■ Source material

◆ ◆ ◆ ◆ ◆

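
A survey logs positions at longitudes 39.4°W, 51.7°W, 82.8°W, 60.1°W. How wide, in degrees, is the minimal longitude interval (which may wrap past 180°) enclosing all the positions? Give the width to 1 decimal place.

Sort the longitudes: -82.8°, -60.1°, -51.7°, -39.4°.
Eastward gaps between consecutive values (wrapping around): 22.7°, 8.4°, 12.3°, 316.6°.
Largest gap = 316.6° ⇒ minimal covering band is its complement: 360° − 316.6° = 43.4°.
Band runs from -82.8° eastward to -39.4°.

43.4°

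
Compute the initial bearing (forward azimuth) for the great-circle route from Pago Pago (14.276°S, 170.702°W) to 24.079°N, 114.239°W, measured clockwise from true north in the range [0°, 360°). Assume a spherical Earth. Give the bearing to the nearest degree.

56°

Δλ = -114.239 − -170.702 = 56.463°.
θ = atan2( sin Δλ · cos φ₂ , cos φ₁ · sin φ₂ − sin φ₁ · cos φ₂ · cos Δλ )
  = atan2(0.76100, 0.51978) = 55.666° → normalised to [0°, 360°): 55.666°.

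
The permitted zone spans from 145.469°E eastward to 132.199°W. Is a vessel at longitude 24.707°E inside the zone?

Band width going east from +145.469° to -132.199°: ((-132.199 − 145.469) mod 360) = 82.332°.
Offset of +24.707° east of the west edge: ((24.707 − 145.469) mod 360) = 239.238°.
239.238° > 82.332° ⇒ outside.

No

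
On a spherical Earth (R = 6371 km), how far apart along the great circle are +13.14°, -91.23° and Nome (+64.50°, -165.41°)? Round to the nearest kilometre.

Δλ = -165.41 − -91.23 = -74.18°.
Δφ = 64.50 − 13.14 = 51.36°.
a = sin²(Δφ/2) + cos φ₁ · cos φ₂ · sin²(Δλ/2) = 0.340261.
c = 2·atan2(√a, √(1−a)) = 1.24562 rad → d = 6371·c ≈ 7935.84 km.

7936 km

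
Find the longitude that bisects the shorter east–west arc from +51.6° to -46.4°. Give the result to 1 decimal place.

Signed shortest Δλ from +51.6° to -46.4° is -98.0°.
Midpoint longitude = +51.6° + (-98.0°)/2 = +51.6° − 49.0° = +2.6°.

+2.6°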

◆ ◆ ◆ ◆ ◆

■ Requirement
Extract all the material, leaving every line as it is.

■ Solution
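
A survey logs positions at longitudes 39.4°W, 51.7°W, 82.8°W, 60.1°W. How wide, in degrees, is the minimal longitude interval (which may wrap past 180°) enclosing all the positions? Give the width to 1 decimal place.

Sort the longitudes: -82.8°, -60.1°, -51.7°, -39.4°.
Eastward gaps between consecutive values (wrapping around): 22.7°, 8.4°, 12.3°, 316.6°.
Largest gap = 316.6° ⇒ minimal covering band is its complement: 360° − 316.6° = 43.4°.
Band runs from -82.8° eastward to -39.4°.

43.4°

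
Compute the initial bearing (forward azimuth) for the great-circle route from Pago Pago (14.276°S, 170.702°W) to 24.079°N, 114.239°W, measured clockwise from true north in the range [0°, 360°). Assume a spherical Earth. Give the bearing to the nearest degree.

56°

Δλ = -114.239 − -170.702 = 56.463°.
θ = atan2( sin Δλ · cos φ₂ , cos φ₁ · sin φ₂ − sin φ₁ · cos φ₂ · cos Δλ )
  = atan2(0.76100, 0.51978) = 55.666° → normalised to [0°, 360°): 55.666°.

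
The permitted zone spans from 145.469°E eastward to 132.199°W. Is a vessel at longitude 24.707°E inside the zone?

Band width going east from +145.469° to -132.199°: ((-132.199 − 145.469) mod 360) = 82.332°.
Offset of +24.707° east of the west edge: ((24.707 − 145.469) mod 360) = 239.238°.
239.238° > 82.332° ⇒ outside.

No

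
On a spherical Earth (R = 6371 km), how far apart along the great circle are +13.14°, -91.23° and Nome (+64.50°, -165.41°)? Round to the nearest kilometre.

Δλ = -165.41 − -91.23 = -74.18°.
Δφ = 64.50 − 13.14 = 51.36°.
a = sin²(Δφ/2) + cos φ₁ · cos φ₂ · sin²(Δλ/2) = 0.340261.
c = 2·atan2(√a, √(1−a)) = 1.24562 rad → d = 6371·c ≈ 7935.84 km.

7936 km

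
Find the longitude that bisects the shorter east–west arc from +51.6° to -46.4°. Give the result to 1 decimal place.

Signed shortest Δλ from +51.6° to -46.4° is -98.0°.
Midpoint longitude = +51.6° + (-98.0°)/2 = +51.6° − 49.0° = +2.6°.

+2.6°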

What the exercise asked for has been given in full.